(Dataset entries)
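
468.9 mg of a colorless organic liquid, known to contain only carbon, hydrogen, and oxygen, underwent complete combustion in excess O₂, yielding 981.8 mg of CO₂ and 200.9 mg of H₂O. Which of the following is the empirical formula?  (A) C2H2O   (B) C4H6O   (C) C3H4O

mol C = 0.9818 g CO₂ ÷ 44.009 g/mol = 0.022309 mol
mol H = 2 × 0.2009 g H₂O ÷ 18.015 g/mol = 0.022304 mol
mass O = 0.4689 − (0.26795 + 0.022482) = 0.17846 g → mol O = 0.17846 ÷ 15.999 = 0.011155 mol
Divide by the smallest (0.011155 mol): C 2.000, H 1.999, O 1.000

(A) C2H2O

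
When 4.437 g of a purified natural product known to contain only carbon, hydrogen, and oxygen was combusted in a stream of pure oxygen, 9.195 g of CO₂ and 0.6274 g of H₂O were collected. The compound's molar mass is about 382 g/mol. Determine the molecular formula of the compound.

C18H6O10

mol C = 9.195 g CO₂ ÷ 44.009 g/mol = 0.20893 mol
mol H = 2 × 0.6274 g H₂O ÷ 18.015 g/mol = 0.069653 mol
mass O = 4.437 − (2.5095 + 0.070210) = 1.8573 g → mol O = 1.8573 ÷ 15.999 = 0.11609 mol
Divide by the smallest (0.069653 mol): C 3.000, H 1.000, O 1.667
Multiplying each by 3 gives whole numbers: C 9.00, H 3.00, O 5.00
Empirical formula: C9H3O5
Empirical-formula mass = 191.12 g/mol; 382 ÷ 191.12 ≈ 2, so the molecular formula is C18H6O10.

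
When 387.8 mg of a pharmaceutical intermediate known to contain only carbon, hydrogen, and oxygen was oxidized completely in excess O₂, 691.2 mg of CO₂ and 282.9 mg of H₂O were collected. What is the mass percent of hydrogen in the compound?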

*About this task*
Nothing in the data may change. Give it again in full.

*Task output*
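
468.9 mg of a colorless organic liquid, known to contain only carbon, hydrogen, and oxygen, underwent complete combustion in excess O₂, yielding 981.8 mg of CO₂ and 200.9 mg of H₂O. Which of the following is the empirical formula?  (A) C2H2O   (B) C4H6O   (C) C3H4O

mol C = 0.9818 g CO₂ ÷ 44.009 g/mol = 0.022309 mol
mol H = 2 × 0.2009 g H₂O ÷ 18.015 g/mol = 0.022304 mol
mass O = 0.4689 − (0.26795 + 0.022482) = 0.17846 g → mol O = 0.17846 ÷ 15.999 = 0.011155 mol
Divide by the smallest (0.011155 mol): C 2.000, H 1.999, O 1.000

(A) C2H2O

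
When 4.437 g of a purified natural product known to contain only carbon, hydrogen, and oxygen was combusted in a stream of pure oxygen, 9.195 g of CO₂ and 0.6274 g of H₂O were collected. The compound's molar mass is about 382 g/mol. Determine the molecular formula of the compound.

C18H6O10

mol C = 9.195 g CO₂ ÷ 44.009 g/mol = 0.20893 mol
mol H = 2 × 0.6274 g H₂O ÷ 18.015 g/mol = 0.069653 mol
mass O = 4.437 − (2.5095 + 0.070210) = 1.8573 g → mol O = 1.8573 ÷ 15.999 = 0.11609 mol
Divide by the smallest (0.069653 mol): C 3.000, H 1.000, O 1.667
Multiplying each by 3 gives whole numbers: C 9.00, H 3.00, O 5.00
Empirical formula: C9H3O5
Empirical-formula mass = 191.12 g/mol; 382 ÷ 191.12 ≈ 2, so the molecular formula is C18H6O10.

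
When 387.8 mg of a pharmaceutical intermediate known to contain only carbon, hydrogen, and oxygen was oxidized completely in excess O₂, 691.2 mg of CO₂ and 282.9 mg of H₂O were collected. What is the mass percent of hydrogen in the compound?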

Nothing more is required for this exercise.